**What to do**
The listing has to be given again in full and exactly.
Listed records Block Start
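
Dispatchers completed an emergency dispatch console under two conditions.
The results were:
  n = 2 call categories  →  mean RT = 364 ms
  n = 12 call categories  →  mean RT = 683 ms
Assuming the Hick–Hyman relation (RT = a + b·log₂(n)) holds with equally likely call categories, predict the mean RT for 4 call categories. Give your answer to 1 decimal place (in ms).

487.4 ms

Solve the two-equation system in a and b:
  b = (683 − 364) / (log₂ 12 − log₂ 2) = 319 / (3.5850 − 1) = 123.406 ms/bit
  a = 364 − 123.406 × 1 = 240.594 ms
Then RT(4) = 240.594 + 123.406 × log₂ 4 = 240.594 + 123.406 × 2 ≈ 487.406 ms.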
Listed records Block End
**Answer section**
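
Dispatchers completed an emergency dispatch console under two conditions.
The results were:
  n = 2 call categories  →  mean RT = 364 ms
  n = 12 call categories  →  mean RT = 683 ms
Assuming the Hick–Hyman relation (RT = a + b·log₂(n)) holds with equally likely call categories, predict the mean RT for 4 call categories. Give your answer to 1 decimal place (in ms).

487.4 ms

Solve the two-equation system in a and b:
  b = (683 − 364) / (log₂ 12 − log₂ 2) = 319 / (3.5850 − 1) = 123.406 ms/bit
  a = 364 − 123.406 × 1 = 240.594 ms
Then RT(4) = 240.594 + 123.406 × log₂ 4 = 240.594 + 123.406 × 2 ≈ 487.406 ms.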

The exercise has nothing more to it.